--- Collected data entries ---
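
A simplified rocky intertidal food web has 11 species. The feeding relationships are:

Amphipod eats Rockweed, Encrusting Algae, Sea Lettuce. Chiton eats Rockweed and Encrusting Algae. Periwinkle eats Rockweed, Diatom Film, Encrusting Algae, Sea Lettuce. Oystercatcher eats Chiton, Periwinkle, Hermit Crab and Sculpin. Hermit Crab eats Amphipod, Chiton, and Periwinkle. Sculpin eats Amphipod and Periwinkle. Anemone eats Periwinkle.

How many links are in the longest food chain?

One longest chain: Sea Lettuce → Periwinkle → Sculpin → Oystercatcher.
It has 4 species and 3 links.

3 links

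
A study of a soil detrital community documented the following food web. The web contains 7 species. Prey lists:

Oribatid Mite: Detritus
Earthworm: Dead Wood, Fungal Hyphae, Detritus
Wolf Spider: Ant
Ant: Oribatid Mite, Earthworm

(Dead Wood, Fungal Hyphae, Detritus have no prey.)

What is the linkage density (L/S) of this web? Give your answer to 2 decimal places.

There are L = 7 links among S = 7 species.
L/S = 7/7 = 1.0000 ≈ 1.00.

L/S = 1.00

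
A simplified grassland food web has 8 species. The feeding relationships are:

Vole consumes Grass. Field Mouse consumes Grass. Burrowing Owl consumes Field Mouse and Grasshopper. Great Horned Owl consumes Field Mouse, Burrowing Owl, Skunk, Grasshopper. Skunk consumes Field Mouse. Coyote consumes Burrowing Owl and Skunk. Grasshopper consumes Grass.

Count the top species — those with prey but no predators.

Top species (has prey, but nothing eats it): Vole, Great Horned Owl, Coyote.
Count: 3.

3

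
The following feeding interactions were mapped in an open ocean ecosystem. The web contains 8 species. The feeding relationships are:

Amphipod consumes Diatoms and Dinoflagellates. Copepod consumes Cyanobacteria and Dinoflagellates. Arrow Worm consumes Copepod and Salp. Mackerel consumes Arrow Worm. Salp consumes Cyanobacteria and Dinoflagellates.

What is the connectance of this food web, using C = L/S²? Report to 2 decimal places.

C = 0.14

The web has S = 8 species and L = 9 feeding links.
C = L / S² = 9 / 64 = 0.1406 ≈ 0.14.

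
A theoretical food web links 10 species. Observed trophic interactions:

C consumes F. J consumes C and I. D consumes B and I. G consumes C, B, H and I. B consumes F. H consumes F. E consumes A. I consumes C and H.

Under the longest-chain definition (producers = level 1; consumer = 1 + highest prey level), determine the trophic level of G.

F is a producer → level 1.
H eats F → level 2.
I eats H (level 2); other prey at levels: C 2 → level 3.
G eats I (level 3); other prey at levels: H 2, C 2, B 2 → level 4.

Trophic level 4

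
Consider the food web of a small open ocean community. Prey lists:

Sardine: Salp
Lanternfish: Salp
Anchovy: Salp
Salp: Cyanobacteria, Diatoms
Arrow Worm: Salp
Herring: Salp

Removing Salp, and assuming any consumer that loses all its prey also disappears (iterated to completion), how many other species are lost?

Remove Salp.
Round 1: Sardine (all prey gone), Arrow Worm (all prey gone), Herring (all prey gone), Anchovy (all prey gone), Lanternfish (all prey gone) → extinct.
No further losses. Total secondary extinctions: 5.

5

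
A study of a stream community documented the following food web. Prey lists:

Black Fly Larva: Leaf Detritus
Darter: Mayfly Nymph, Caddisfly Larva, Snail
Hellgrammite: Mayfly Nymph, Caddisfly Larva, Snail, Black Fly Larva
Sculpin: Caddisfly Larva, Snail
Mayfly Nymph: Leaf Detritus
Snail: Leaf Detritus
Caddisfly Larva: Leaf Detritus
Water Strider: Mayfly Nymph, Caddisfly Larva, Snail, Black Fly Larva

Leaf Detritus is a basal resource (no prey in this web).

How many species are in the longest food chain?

One longest chain: Leaf Detritus → Mayfly Nymph → Water Strider.
It has 3 species and 2 links.

3 species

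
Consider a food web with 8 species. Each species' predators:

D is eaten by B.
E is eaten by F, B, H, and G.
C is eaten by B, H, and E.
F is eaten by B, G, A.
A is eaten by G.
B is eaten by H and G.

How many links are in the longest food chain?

One longest chain: C → E → F → B → H.
It has 5 species and 4 links.

4 links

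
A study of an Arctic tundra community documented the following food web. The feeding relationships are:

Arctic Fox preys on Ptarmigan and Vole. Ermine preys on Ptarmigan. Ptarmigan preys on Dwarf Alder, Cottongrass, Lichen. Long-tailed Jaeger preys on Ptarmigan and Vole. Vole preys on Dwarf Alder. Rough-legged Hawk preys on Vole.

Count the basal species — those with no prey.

3

Basal species (no prey listed): Lichen, Cottongrass, Dwarf Alder.
Count: 3.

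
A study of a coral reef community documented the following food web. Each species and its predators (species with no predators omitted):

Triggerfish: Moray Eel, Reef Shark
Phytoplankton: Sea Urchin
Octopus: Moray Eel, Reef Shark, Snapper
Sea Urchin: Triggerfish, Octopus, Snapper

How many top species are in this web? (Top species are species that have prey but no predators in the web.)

Top species (has prey, but nothing eats it): Moray Eel, Reef Shark, Snapper.
Count: 3.

3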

--- WHAT YOU SHOULD DO ---
Word for word, copy out the records.

--- SOLUTION TO THE EXERCISE ---
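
A simplified rocky intertidal food web has 11 species. The feeding relationships are:

Amphipod eats Rockweed, Encrusting Algae, Sea Lettuce. Chiton eats Rockweed and Encrusting Algae. Periwinkle eats Rockweed, Diatom Film, Encrusting Algae, Sea Lettuce. Oystercatcher eats Chiton, Periwinkle, Hermit Crab and Sculpin. Hermit Crab eats Amphipod, Chiton, and Periwinkle. Sculpin eats Amphipod and Periwinkle. Anemone eats Periwinkle.

How many links are in the longest food chain?

One longest chain: Sea Lettuce → Periwinkle → Sculpin → Oystercatcher.
It has 4 species and 3 links.

3 links

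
A study of a soil detrital community documented the following food web. The web contains 7 species. Prey lists:

Oribatid Mite: Detritus
Earthworm: Dead Wood, Fungal Hyphae, Detritus
Wolf Spider: Ant
Ant: Oribatid Mite, Earthworm

(Dead Wood, Fungal Hyphae, Detritus have no prey.)

What is the linkage density (L/S) of this web? Give your answer to 2 decimal places.

There are L = 7 links among S = 7 species.
L/S = 7/7 = 1.0000 ≈ 1.00.

L/S = 1.00

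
A simplified grassland food web has 8 species. The feeding relationships are:

Vole consumes Grass. Field Mouse consumes Grass. Burrowing Owl consumes Field Mouse and Grasshopper. Great Horned Owl consumes Field Mouse, Burrowing Owl, Skunk, Grasshopper. Skunk consumes Field Mouse. Coyote consumes Burrowing Owl and Skunk. Grasshopper consumes Grass.

Count the top species — those with prey but no predators.

Top species (has prey, but nothing eats it): Vole, Great Horned Owl, Coyote.
Count: 3.

3

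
The following feeding interactions were mapped in an open ocean ecosystem. The web contains 8 species. The feeding relationships are:

Amphipod consumes Diatoms and Dinoflagellates. Copepod consumes Cyanobacteria and Dinoflagellates. Arrow Worm consumes Copepod and Salp. Mackerel consumes Arrow Worm. Salp consumes Cyanobacteria and Dinoflagellates.

What is the connectance of this food web, using C = L/S²? Report to 2 decimal places.

C = 0.14

The web has S = 8 species and L = 9 feeding links.
C = L / S² = 9 / 64 = 0.1406 ≈ 0.14.

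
A theoretical food web links 10 species. Observed trophic interactions:

C consumes F. J consumes C and I. D consumes B and I. G consumes C, B, H and I. B consumes F. H consumes F. E consumes A. I consumes C and H.

Under the longest-chain definition (producers = level 1; consumer = 1 + highest prey level), determine the trophic level of G.

F is a producer → level 1.
H eats F → level 2.
I eats H (level 2); other prey at levels: C 2 → level 3.
G eats I (level 3); other prey at levels: H 2, C 2, B 2 → level 4.

Trophic level 4

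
Consider the food web of a small open ocean community. Prey lists:

Sardine: Salp
Lanternfish: Salp
Anchovy: Salp
Salp: Cyanobacteria, Diatoms
Arrow Worm: Salp
Herring: Salp

Removing Salp, and assuming any consumer that loses all its prey also disappears (iterated to completion), how many other species are lost?

Remove Salp.
Round 1: Sardine (all prey gone), Arrow Worm (all prey gone), Herring (all prey gone), Anchovy (all prey gone), Lanternfish (all prey gone) → extinct.
No further losses. Total secondary extinctions: 5.

5

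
A study of a stream community documented the following food web. Prey lists:

Black Fly Larva: Leaf Detritus
Darter: Mayfly Nymph, Caddisfly Larva, Snail
Hellgrammite: Mayfly Nymph, Caddisfly Larva, Snail, Black Fly Larva
Sculpin: Caddisfly Larva, Snail
Mayfly Nymph: Leaf Detritus
Snail: Leaf Detritus
Caddisfly Larva: Leaf Detritus
Water Strider: Mayfly Nymph, Caddisfly Larva, Snail, Black Fly Larva

Leaf Detritus is a basal resource (no prey in this web).

How many species are in the longest food chain?

One longest chain: Leaf Detritus → Mayfly Nymph → Water Strider.
It has 3 species and 2 links.

3 species

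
Consider a food web with 8 species. Each species' predators:

D is eaten by B.
E is eaten by F, B, H, and G.
C is eaten by B, H, and E.
F is eaten by B, G, A.
A is eaten by G.
B is eaten by H and G.

How many links are in the longest food chain?

One longest chain: C → E → F → B → H.
It has 5 species and 4 links.

4 links

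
A study of an Arctic tundra community documented the following food web. The feeding relationships are:

Arctic Fox preys on Ptarmigan and Vole. Ermine preys on Ptarmigan. Ptarmigan preys on Dwarf Alder, Cottongrass, Lichen. Long-tailed Jaeger preys on Ptarmigan and Vole. Vole preys on Dwarf Alder. Rough-legged Hawk preys on Vole.

Count the basal species — those with no prey.

3

Basal species (no prey listed): Lichen, Cottongrass, Dwarf Alder.
Count: 3.

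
A study of a coral reef community documented the following food web. Each species and its predators (species with no predators omitted):

Triggerfish: Moray Eel, Reef Shark
Phytoplankton: Sea Urchin
Octopus: Moray Eel, Reef Shark, Snapper
Sea Urchin: Triggerfish, Octopus, Snapper

How many top species are in this web? (Top species are species that have prey but no predators in the web.)

Top species (has prey, but nothing eats it): Moray Eel, Reef Shark, Snapper.
Count: 3.

3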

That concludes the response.